SOURCE DATA.

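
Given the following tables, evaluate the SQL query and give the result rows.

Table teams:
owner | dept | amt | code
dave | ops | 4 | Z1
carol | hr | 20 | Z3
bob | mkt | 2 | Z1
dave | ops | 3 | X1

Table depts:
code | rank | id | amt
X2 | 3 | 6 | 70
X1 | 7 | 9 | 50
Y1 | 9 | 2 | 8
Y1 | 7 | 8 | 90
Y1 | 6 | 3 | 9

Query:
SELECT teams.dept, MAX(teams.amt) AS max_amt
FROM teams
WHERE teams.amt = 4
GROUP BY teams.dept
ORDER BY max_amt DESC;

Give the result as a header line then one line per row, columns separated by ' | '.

After WHERE (1 rows):
teams.owner | teams.dept | teams.amt | teams.code
dave | ops | 4 | Z1
After GROUP BY (1 rows):
teams.dept | max_amt
ops | 4
After ORDER BY (1 rows):
teams.dept | max_amt
ops | 4

== RESULT ==
teams.dept | max_amt
ops | 4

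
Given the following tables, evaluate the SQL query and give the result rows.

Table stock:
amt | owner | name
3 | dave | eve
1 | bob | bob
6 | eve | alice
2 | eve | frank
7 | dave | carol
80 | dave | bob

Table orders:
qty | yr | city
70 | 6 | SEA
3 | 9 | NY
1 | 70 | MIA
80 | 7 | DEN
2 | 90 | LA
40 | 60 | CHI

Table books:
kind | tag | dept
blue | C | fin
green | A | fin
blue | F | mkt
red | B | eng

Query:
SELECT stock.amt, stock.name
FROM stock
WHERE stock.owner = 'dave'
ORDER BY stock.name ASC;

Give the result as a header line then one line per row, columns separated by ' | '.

== RESULT ==
stock.amt | stock.name
80 | bob
7 | carol
3 | eve

Derivation:
After WHERE (3 rows):
stock.amt | stock.owner | stock.name
3 | dave | eve
7 | dave | carol
80 | dave | bob
After SELECT (3 rows):
stock.amt | stock.name
3 | eve
7 | carol
80 | bob
After ORDER BY (3 rows):
stock.amt | stock.name
80 | bob
7 | carol
3 | eve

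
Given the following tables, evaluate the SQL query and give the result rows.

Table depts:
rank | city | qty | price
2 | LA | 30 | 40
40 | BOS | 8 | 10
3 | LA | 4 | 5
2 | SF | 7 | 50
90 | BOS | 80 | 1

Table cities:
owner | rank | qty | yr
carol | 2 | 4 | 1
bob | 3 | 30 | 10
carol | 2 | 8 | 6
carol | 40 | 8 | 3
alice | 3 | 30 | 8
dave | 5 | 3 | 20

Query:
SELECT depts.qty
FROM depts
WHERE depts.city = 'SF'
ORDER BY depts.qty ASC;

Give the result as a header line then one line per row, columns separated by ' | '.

== RESULT ==
depts.qty
7

Derivation:
After WHERE (1 rows):
depts.rank | depts.city | depts.qty | depts.price
2 | SF | 7 | 50
After SELECT (1 rows):
depts.qty
7
After ORDER BY (1 rows):
depts.qty
7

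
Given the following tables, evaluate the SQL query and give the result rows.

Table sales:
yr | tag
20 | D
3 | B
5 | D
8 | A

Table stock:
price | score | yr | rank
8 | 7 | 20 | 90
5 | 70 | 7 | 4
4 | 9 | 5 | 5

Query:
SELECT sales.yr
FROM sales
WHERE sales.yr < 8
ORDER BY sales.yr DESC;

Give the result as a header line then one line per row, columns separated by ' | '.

== RESULT ==
sales.yr
5
3

Derivation:
After WHERE (2 rows):
sales.yr | sales.tag
3 | B
5 | D
After SELECT (2 rows):
sales.yr
3
5
After ORDER BY (2 rows):
sales.yr
5
3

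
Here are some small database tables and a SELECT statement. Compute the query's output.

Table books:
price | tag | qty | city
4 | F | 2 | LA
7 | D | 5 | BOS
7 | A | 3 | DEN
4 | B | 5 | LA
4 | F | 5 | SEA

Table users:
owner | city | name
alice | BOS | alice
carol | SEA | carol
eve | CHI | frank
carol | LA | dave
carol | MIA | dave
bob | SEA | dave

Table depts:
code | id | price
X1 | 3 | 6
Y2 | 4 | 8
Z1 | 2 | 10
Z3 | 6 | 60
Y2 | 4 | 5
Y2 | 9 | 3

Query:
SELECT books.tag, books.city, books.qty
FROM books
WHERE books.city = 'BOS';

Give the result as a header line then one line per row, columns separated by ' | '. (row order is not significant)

== RESULT ==
books.tag | books.city | books.qty
D | BOS | 5

Derivation:
After WHERE (1 rows):
books.price | books.tag | books.qty | books.city
7 | D | 5 | BOS
After SELECT (1 rows):
books.tag | books.city | books.qty
D | BOS | 5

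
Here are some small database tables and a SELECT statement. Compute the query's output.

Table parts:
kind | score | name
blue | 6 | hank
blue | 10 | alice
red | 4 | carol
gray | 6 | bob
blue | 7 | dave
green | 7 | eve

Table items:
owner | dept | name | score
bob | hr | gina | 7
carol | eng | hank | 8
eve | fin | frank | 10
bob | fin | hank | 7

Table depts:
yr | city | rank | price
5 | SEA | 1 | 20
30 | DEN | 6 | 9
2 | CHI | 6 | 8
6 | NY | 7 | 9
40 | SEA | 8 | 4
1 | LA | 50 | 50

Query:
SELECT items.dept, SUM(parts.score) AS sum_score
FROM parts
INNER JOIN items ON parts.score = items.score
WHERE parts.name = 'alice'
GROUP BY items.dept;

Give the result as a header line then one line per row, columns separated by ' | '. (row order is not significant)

After JOIN items (5 rows):
parts.kind | parts.score | parts.name | items.owner | items.dept | items.name | items.score
blue | 10 | alice | eve | fin | frank | 10
blue | 7 | dave | bob | hr | gina | 7
blue | 7 | dave | bob | fin | hank | 7
green | 7 | eve | bob | hr | gina | 7
green | 7 | eve | bob | fin | hank | 7
After WHERE (1 rows):
parts.kind | parts.score | parts.name | items.owner | items.dept | items.name | items.score
blue | 10 | alice | eve | fin | frank | 10
After GROUP BY (1 rows):
items.dept | sum_score
fin | 10

== RESULT ==
items.dept | sum_score
fin | 10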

WHAT THE TASK REQUIRES. I need all of the records above retyped exactly, please.

RESULT OF THE EXERCISE.
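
Given the following tables, evaluate the SQL query and give the result rows.

Table teams:
owner | dept | amt | code
dave | ops | 4 | Z1
carol | hr | 20 | Z3
bob | mkt | 2 | Z1
dave | ops | 3 | X1

Table depts:
code | rank | id | amt
X2 | 3 | 6 | 70
X1 | 7 | 9 | 50
Y1 | 9 | 2 | 8
Y1 | 7 | 8 | 90
Y1 | 6 | 3 | 9

Query:
SELECT teams.dept, MAX(teams.amt) AS max_amt
FROM teams
WHERE teams.amt = 4
GROUP BY teams.dept
ORDER BY max_amt DESC;

Give the result as a header line then one line per row, columns separated by ' | '.

After WHERE (1 rows):
teams.owner | teams.dept | teams.amt | teams.code
dave | ops | 4 | Z1
After GROUP BY (1 rows):
teams.dept | max_amt
ops | 4
After ORDER BY (1 rows):
teams.dept | max_amt
ops | 4

== RESULT ==
teams.dept | max_amt
ops | 4

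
Given the following tables, evaluate the SQL query and give the result rows.

Table stock:
amt | owner | name
3 | dave | eve
1 | bob | bob
6 | eve | alice
2 | eve | frank
7 | dave | carol
80 | dave | bob

Table orders:
qty | yr | city
70 | 6 | SEA
3 | 9 | NY
1 | 70 | MIA
80 | 7 | DEN
2 | 90 | LA
40 | 60 | CHI

Table books:
kind | tag | dept
blue | C | fin
green | A | fin
blue | F | mkt
red | B | eng

Query:
SELECT stock.amt, stock.name
FROM stock
WHERE stock.owner = 'dave'
ORDER BY stock.name ASC;

Give the result as a header line then one line per row, columns separated by ' | '.

== RESULT ==
stock.amt | stock.name
80 | bob
7 | carol
3 | eve

Derivation:
After WHERE (3 rows):
stock.amt | stock.owner | stock.name
3 | dave | eve
7 | dave | carol
80 | dave | bob
After SELECT (3 rows):
stock.amt | stock.name
3 | eve
7 | carol
80 | bob
After ORDER BY (3 rows):
stock.amt | stock.name
80 | bob
7 | carol
3 | eve

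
Given the following tables, evaluate the SQL query and give the result rows.

Table depts:
rank | city | qty | price
2 | LA | 30 | 40
40 | BOS | 8 | 10
3 | LA | 4 | 5
2 | SF | 7 | 50
90 | BOS | 80 | 1

Table cities:
owner | rank | qty | yr
carol | 2 | 4 | 1
bob | 3 | 30 | 10
carol | 2 | 8 | 6
carol | 40 | 8 | 3
alice | 3 | 30 | 8
dave | 5 | 3 | 20

Query:
SELECT depts.qty
FROM depts
WHERE depts.city = 'SF'
ORDER BY depts.qty ASC;

Give the result as a header line then one line per row, columns separated by ' | '.

== RESULT ==
depts.qty
7

Derivation:
After WHERE (1 rows):
depts.rank | depts.city | depts.qty | depts.price
2 | SF | 7 | 50
After SELECT (1 rows):
depts.qty
7
After ORDER BY (1 rows):
depts.qty
7

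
Given the following tables, evaluate the SQL query and give the result rows.

Table sales:
yr | tag
20 | D
3 | B
5 | D
8 | A

Table stock:
price | score | yr | rank
8 | 7 | 20 | 90
5 | 70 | 7 | 4
4 | 9 | 5 | 5

Query:
SELECT sales.yr
FROM sales
WHERE sales.yr < 8
ORDER BY sales.yr DESC;

Give the result as a header line then one line per row, columns separated by ' | '.

== RESULT ==
sales.yr
5
3

Derivation:
After WHERE (2 rows):
sales.yr | sales.tag
3 | B
5 | D
After SELECT (2 rows):
sales.yr
3
5
After ORDER BY (2 rows):
sales.yr
5
3

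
Here are some small database tables and a SELECT statement. Compute the query's output.

Table books:
price | tag | qty | city
4 | F | 2 | LA
7 | D | 5 | BOS
7 | A | 3 | DEN
4 | B | 5 | LA
4 | F | 5 | SEA

Table users:
owner | city | name
alice | BOS | alice
carol | SEA | carol
eve | CHI | frank
carol | LA | dave
carol | MIA | dave
bob | SEA | dave

Table depts:
code | id | price
X1 | 3 | 6
Y2 | 4 | 8
Z1 | 2 | 10
Z3 | 6 | 60
Y2 | 4 | 5
Y2 | 9 | 3

Query:
SELECT books.tag, books.city, books.qty
FROM books
WHERE books.city = 'BOS';

Give the result as a header line then one line per row, columns separated by ' | '. (row order is not significant)

== RESULT ==
books.tag | books.city | books.qty
D | BOS | 5

Derivation:
After WHERE (1 rows):
books.price | books.tag | books.qty | books.city
7 | D | 5 | BOS
After SELECT (1 rows):
books.tag | books.city | books.qty
D | BOS | 5

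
Here are some small database tables and a SELECT statement. Compute the query's output.

Table parts:
kind | score | name
blue | 6 | hank
blue | 10 | alice
red | 4 | carol
gray | 6 | bob
blue | 7 | dave
green | 7 | eve

Table items:
owner | dept | name | score
bob | hr | gina | 7
carol | eng | hank | 8
eve | fin | frank | 10
bob | fin | hank | 7

Table depts:
yr | city | rank | price
5 | SEA | 1 | 20
30 | DEN | 6 | 9
2 | CHI | 6 | 8
6 | NY | 7 | 9
40 | SEA | 8 | 4
1 | LA | 50 | 50

Query:
SELECT items.dept, SUM(parts.score) AS sum_score
FROM parts
INNER JOIN items ON parts.score = items.score
WHERE parts.name = 'alice'
GROUP BY items.dept;

Give the result as a header line then one line per row, columns separated by ' | '. (row order is not significant)

After JOIN items (5 rows):
parts.kind | parts.score | parts.name | items.owner | items.dept | items.name | items.score
blue | 10 | alice | eve | fin | frank | 10
blue | 7 | dave | bob | hr | gina | 7
blue | 7 | dave | bob | fin | hank | 7
green | 7 | eve | bob | hr | gina | 7
green | 7 | eve | bob | fin | hank | 7
After WHERE (1 rows):
parts.kind | parts.score | parts.name | items.owner | items.dept | items.name | items.score
blue | 10 | alice | eve | fin | frank | 10
After GROUP BY (1 rows):
items.dept | sum_score
fin | 10

== RESULT ==
items.dept | sum_score
fin | 10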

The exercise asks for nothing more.